#### Work instructions
Write out, word for word, the part of the listing below that opens with the line containing "Apply Doolittle LU" and closes with the line containing "At each step", keeping both of those lines and adding no others.

#### Task inputs
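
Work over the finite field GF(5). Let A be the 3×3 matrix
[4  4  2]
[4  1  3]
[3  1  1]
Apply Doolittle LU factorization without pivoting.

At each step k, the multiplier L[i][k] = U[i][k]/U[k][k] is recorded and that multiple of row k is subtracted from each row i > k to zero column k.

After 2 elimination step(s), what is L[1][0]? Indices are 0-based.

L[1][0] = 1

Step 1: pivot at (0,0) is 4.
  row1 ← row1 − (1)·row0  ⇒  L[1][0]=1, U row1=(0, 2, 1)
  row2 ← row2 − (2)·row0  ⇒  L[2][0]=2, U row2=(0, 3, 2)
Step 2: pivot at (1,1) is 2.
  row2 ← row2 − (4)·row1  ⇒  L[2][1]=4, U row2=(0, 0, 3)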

#### Task solution
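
Apply Doolittle LU factorization without pivoting.

At each step k, the multiplier L[i][k] = U[i][k]/U[k][k] is recorded and that multiple of row k is subtracted from each row i > k to zero column k.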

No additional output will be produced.